■ WHAT IS BEING ASKED ■
The full set of entries is to be returned word for word.

(Stored data entries)
# # #
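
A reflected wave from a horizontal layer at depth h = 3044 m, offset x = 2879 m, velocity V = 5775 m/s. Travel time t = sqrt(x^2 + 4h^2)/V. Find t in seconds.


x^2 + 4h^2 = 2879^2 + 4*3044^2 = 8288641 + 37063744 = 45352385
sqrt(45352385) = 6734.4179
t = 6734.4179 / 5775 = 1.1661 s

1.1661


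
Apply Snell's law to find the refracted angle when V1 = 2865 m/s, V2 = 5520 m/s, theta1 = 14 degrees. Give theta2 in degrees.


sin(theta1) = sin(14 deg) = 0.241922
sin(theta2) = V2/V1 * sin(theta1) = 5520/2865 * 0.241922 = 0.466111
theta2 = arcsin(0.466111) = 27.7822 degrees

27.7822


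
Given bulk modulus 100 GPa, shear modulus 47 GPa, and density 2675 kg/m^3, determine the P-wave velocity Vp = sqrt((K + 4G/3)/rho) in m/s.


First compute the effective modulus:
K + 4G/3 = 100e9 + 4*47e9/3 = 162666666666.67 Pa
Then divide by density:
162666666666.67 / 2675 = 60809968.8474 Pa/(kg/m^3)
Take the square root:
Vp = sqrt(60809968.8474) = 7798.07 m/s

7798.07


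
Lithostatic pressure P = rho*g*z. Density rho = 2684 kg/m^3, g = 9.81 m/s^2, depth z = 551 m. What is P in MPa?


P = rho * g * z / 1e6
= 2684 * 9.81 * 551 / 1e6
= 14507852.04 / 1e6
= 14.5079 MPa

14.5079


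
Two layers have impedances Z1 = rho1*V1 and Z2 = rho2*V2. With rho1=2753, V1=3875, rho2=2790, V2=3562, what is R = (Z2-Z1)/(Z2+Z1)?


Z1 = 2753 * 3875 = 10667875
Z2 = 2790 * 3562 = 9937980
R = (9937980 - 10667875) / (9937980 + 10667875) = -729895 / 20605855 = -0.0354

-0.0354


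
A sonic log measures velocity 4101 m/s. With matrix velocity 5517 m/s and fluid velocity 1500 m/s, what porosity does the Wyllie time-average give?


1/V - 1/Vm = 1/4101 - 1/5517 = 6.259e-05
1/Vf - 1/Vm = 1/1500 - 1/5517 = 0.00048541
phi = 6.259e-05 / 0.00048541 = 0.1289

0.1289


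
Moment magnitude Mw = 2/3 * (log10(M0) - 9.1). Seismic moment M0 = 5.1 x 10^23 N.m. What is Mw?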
# # #
■ PROBLEM SOLUTION ■
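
A reflected wave from a horizontal layer at depth h = 3044 m, offset x = 2879 m, velocity V = 5775 m/s. Travel time t = sqrt(x^2 + 4h^2)/V. Find t in seconds.


x^2 + 4h^2 = 2879^2 + 4*3044^2 = 8288641 + 37063744 = 45352385
sqrt(45352385) = 6734.4179
t = 6734.4179 / 5775 = 1.1661 s

1.1661


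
Apply Snell's law to find the refracted angle when V1 = 2865 m/s, V2 = 5520 m/s, theta1 = 14 degrees. Give theta2 in degrees.


sin(theta1) = sin(14 deg) = 0.241922
sin(theta2) = V2/V1 * sin(theta1) = 5520/2865 * 0.241922 = 0.466111
theta2 = arcsin(0.466111) = 27.7822 degrees

27.7822


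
Given bulk modulus 100 GPa, shear modulus 47 GPa, and density 2675 kg/m^3, determine the P-wave velocity Vp = sqrt((K + 4G/3)/rho) in m/s.


First compute the effective modulus:
K + 4G/3 = 100e9 + 4*47e9/3 = 162666666666.67 Pa
Then divide by density:
162666666666.67 / 2675 = 60809968.8474 Pa/(kg/m^3)
Take the square root:
Vp = sqrt(60809968.8474) = 7798.07 m/s

7798.07


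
Lithostatic pressure P = rho*g*z. Density rho = 2684 kg/m^3, g = 9.81 m/s^2, depth z = 551 m. What is P in MPa?


P = rho * g * z / 1e6
= 2684 * 9.81 * 551 / 1e6
= 14507852.04 / 1e6
= 14.5079 MPa

14.5079


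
Two layers have impedances Z1 = rho1*V1 and Z2 = rho2*V2. With rho1=2753, V1=3875, rho2=2790, V2=3562, what is R = (Z2-Z1)/(Z2+Z1)?


Z1 = 2753 * 3875 = 10667875
Z2 = 2790 * 3562 = 9937980
R = (9937980 - 10667875) / (9937980 + 10667875) = -729895 / 20605855 = -0.0354

-0.0354


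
A sonic log measures velocity 4101 m/s. With matrix velocity 5517 m/s and fluid velocity 1500 m/s, what porosity does the Wyllie time-average give?


1/V - 1/Vm = 1/4101 - 1/5517 = 6.259e-05
1/Vf - 1/Vm = 1/1500 - 1/5517 = 0.00048541
phi = 6.259e-05 / 0.00048541 = 0.1289

0.1289


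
Moment magnitude Mw = 2/3 * (log10(M0) - 9.1). Seismic moment M0 = 5.1 x 10^23 N.m. What is Mw?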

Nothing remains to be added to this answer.